=== WORK TO BE COMPLETED ===
For this task, copy the data that follows exactly, keeping every character.
*** Begin section ***
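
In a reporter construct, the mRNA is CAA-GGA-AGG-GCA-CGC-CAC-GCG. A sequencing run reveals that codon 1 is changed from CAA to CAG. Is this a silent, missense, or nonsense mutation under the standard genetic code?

Position 3 falls in codon 1: CAA → Gln.
After the substitution the codon is CAG → Gln.
Both encode Gln, so the change is synonymous.

silent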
*** End section ***
=== TASK RESPONSE ===
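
In a reporter construct, the mRNA is CAA-GGA-AGG-GCA-CGC-CAC-GCG. A sequencing run reveals that codon 1 is changed from CAA to CAG. Is this a silent, missense, or nonsense mutation under the standard genetic code?

Position 3 falls in codon 1: CAA → Gln.
After the substitution the codon is CAG → Gln.
Both encode Gln, so the change is synonymous.

silent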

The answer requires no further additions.